THE PROBLEM: A faithful, word-for-word transcription of all the data is what is needed.

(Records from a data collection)
◇ ◇ ◇ ◇ ◇ ◇ ◇
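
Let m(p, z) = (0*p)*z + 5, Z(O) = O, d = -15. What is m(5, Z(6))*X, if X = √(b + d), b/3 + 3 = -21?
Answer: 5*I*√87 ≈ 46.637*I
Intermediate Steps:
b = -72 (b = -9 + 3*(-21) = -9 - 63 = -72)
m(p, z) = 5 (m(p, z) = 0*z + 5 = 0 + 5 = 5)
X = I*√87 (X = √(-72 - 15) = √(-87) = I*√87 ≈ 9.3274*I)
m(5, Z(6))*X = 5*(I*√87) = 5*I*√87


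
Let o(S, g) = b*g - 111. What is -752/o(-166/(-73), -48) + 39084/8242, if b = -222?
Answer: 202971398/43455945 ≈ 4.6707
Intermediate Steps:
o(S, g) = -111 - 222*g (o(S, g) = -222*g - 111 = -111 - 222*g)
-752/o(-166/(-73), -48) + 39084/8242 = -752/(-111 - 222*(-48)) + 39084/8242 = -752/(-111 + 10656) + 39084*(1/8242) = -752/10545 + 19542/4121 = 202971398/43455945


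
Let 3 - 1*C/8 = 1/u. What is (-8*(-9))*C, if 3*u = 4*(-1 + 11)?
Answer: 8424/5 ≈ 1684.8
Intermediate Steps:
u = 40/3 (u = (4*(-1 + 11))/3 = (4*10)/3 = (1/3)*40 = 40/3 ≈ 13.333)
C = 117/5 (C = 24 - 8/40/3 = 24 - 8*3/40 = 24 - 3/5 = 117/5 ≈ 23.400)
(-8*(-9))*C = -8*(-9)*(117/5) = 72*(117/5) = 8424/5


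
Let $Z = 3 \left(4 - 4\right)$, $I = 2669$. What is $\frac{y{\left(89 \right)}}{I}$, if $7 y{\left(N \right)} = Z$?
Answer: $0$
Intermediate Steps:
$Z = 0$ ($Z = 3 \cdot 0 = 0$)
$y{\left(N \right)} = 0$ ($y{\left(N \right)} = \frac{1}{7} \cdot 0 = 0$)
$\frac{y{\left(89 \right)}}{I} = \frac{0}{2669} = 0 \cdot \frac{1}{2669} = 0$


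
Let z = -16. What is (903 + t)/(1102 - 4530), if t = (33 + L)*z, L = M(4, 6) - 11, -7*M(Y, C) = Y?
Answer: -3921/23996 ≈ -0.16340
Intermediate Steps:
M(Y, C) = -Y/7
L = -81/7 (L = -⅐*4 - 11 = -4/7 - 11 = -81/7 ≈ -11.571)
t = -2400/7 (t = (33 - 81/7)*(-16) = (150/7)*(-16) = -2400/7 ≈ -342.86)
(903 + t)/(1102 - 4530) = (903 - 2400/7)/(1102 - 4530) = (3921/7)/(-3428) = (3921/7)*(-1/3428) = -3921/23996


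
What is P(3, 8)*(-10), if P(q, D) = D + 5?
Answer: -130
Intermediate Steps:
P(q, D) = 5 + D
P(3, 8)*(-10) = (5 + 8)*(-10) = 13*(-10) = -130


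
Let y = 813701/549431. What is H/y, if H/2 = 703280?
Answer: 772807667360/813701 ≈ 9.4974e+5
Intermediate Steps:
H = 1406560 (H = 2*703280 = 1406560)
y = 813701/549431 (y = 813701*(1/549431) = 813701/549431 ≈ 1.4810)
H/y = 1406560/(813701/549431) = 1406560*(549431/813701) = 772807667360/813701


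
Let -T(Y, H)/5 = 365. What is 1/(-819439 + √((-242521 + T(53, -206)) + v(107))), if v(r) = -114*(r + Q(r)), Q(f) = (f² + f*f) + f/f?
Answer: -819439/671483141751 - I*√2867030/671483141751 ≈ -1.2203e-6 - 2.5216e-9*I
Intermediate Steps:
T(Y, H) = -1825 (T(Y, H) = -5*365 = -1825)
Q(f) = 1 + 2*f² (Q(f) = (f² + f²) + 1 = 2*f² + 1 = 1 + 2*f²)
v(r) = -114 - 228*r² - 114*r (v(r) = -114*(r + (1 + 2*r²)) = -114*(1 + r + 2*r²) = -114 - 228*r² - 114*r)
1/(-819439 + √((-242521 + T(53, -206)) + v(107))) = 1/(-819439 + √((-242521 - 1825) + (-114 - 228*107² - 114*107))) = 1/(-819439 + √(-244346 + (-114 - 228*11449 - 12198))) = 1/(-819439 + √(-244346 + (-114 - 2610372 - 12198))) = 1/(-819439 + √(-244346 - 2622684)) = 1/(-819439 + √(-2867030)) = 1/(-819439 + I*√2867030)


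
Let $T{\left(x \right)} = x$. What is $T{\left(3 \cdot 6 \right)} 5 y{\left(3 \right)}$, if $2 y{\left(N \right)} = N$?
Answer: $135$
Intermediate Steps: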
◇ ◇ ◇ ◇ ◇ ◇ ◇
WRITTEN REPLY:
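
Let m(p, z) = (0*p)*z + 5, Z(O) = O, d = -15. What is m(5, Z(6))*X, if X = √(b + d), b/3 + 3 = -21?
Answer: 5*I*√87 ≈ 46.637*I
Intermediate Steps:
b = -72 (b = -9 + 3*(-21) = -9 - 63 = -72)
m(p, z) = 5 (m(p, z) = 0*z + 5 = 0 + 5 = 5)
X = I*√87 (X = √(-72 - 15) = √(-87) = I*√87 ≈ 9.3274*I)
m(5, Z(6))*X = 5*(I*√87) = 5*I*√87


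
Let o(S, g) = b*g - 111. What is -752/o(-166/(-73), -48) + 39084/8242, if b = -222?
Answer: 202971398/43455945 ≈ 4.6707
Intermediate Steps:
o(S, g) = -111 - 222*g (o(S, g) = -222*g - 111 = -111 - 222*g)
-752/o(-166/(-73), -48) + 39084/8242 = -752/(-111 - 222*(-48)) + 39084/8242 = -752/(-111 + 10656) + 39084*(1/8242) = -752/10545 + 19542/4121 = 202971398/43455945


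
Let 3 - 1*C/8 = 1/u. What is (-8*(-9))*C, if 3*u = 4*(-1 + 11)?
Answer: 8424/5 ≈ 1684.8
Intermediate Steps:
u = 40/3 (u = (4*(-1 + 11))/3 = (4*10)/3 = (1/3)*40 = 40/3 ≈ 13.333)
C = 117/5 (C = 24 - 8/40/3 = 24 - 8*3/40 = 24 - 3/5 = 117/5 ≈ 23.400)
(-8*(-9))*C = -8*(-9)*(117/5) = 72*(117/5) = 8424/5


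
Let $Z = 3 \left(4 - 4\right)$, $I = 2669$. What is $\frac{y{\left(89 \right)}}{I}$, if $7 y{\left(N \right)} = Z$?
Answer: $0$
Intermediate Steps:
$Z = 0$ ($Z = 3 \cdot 0 = 0$)
$y{\left(N \right)} = 0$ ($y{\left(N \right)} = \frac{1}{7} \cdot 0 = 0$)
$\frac{y{\left(89 \right)}}{I} = \frac{0}{2669} = 0 \cdot \frac{1}{2669} = 0$


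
Let z = -16. What is (903 + t)/(1102 - 4530), if t = (33 + L)*z, L = M(4, 6) - 11, -7*M(Y, C) = Y?
Answer: -3921/23996 ≈ -0.16340
Intermediate Steps:
M(Y, C) = -Y/7
L = -81/7 (L = -⅐*4 - 11 = -4/7 - 11 = -81/7 ≈ -11.571)
t = -2400/7 (t = (33 - 81/7)*(-16) = (150/7)*(-16) = -2400/7 ≈ -342.86)
(903 + t)/(1102 - 4530) = (903 - 2400/7)/(1102 - 4530) = (3921/7)/(-3428) = (3921/7)*(-1/3428) = -3921/23996


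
What is P(3, 8)*(-10), if P(q, D) = D + 5?
Answer: -130
Intermediate Steps:
P(q, D) = 5 + D
P(3, 8)*(-10) = (5 + 8)*(-10) = 13*(-10) = -130


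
Let y = 813701/549431. What is H/y, if H/2 = 703280?
Answer: 772807667360/813701 ≈ 9.4974e+5
Intermediate Steps:
H = 1406560 (H = 2*703280 = 1406560)
y = 813701/549431 (y = 813701*(1/549431) = 813701/549431 ≈ 1.4810)
H/y = 1406560/(813701/549431) = 1406560*(549431/813701) = 772807667360/813701


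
Let -T(Y, H)/5 = 365. What is 1/(-819439 + √((-242521 + T(53, -206)) + v(107))), if v(r) = -114*(r + Q(r)), Q(f) = (f² + f*f) + f/f?
Answer: -819439/671483141751 - I*√2867030/671483141751 ≈ -1.2203e-6 - 2.5216e-9*I
Intermediate Steps:
T(Y, H) = -1825 (T(Y, H) = -5*365 = -1825)
Q(f) = 1 + 2*f² (Q(f) = (f² + f²) + 1 = 2*f² + 1 = 1 + 2*f²)
v(r) = -114 - 228*r² - 114*r (v(r) = -114*(r + (1 + 2*r²)) = -114*(1 + r + 2*r²) = -114 - 228*r² - 114*r)
1/(-819439 + √((-242521 + T(53, -206)) + v(107))) = 1/(-819439 + √((-242521 - 1825) + (-114 - 228*107² - 114*107))) = 1/(-819439 + √(-244346 + (-114 - 228*11449 - 12198))) = 1/(-819439 + √(-244346 + (-114 - 2610372 - 12198))) = 1/(-819439 + √(-244346 - 2622684)) = 1/(-819439 + √(-2867030)) = 1/(-819439 + I*√2867030)


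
Let $T{\left(x \right)} = x$. What is $T{\left(3 \cdot 6 \right)} 5 y{\left(3 \right)}$, if $2 y{\left(N \right)} = N$?
Answer: $135$
Intermediate Steps: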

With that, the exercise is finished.